### WHAT IS BEING ASKED
Count how many lines in this material contain "unemployed". The answer is that number alone.
+---+
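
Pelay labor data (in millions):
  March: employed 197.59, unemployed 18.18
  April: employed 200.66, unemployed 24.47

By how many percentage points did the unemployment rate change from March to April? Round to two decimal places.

The unemployment rate changed by +2.44 percentage points.

March: labor force = 197.59 + 18.18 = 215.77; u = 18.18/215.77 = 8.43%.
April: labor force = 200.66 + 24.47 = 225.13; u = 24.47/225.13 = 10.87%.
Change = 10.87% − 8.43% = +2.44 pp.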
+---+
### ANSWER FOR THIS EXERCISE
2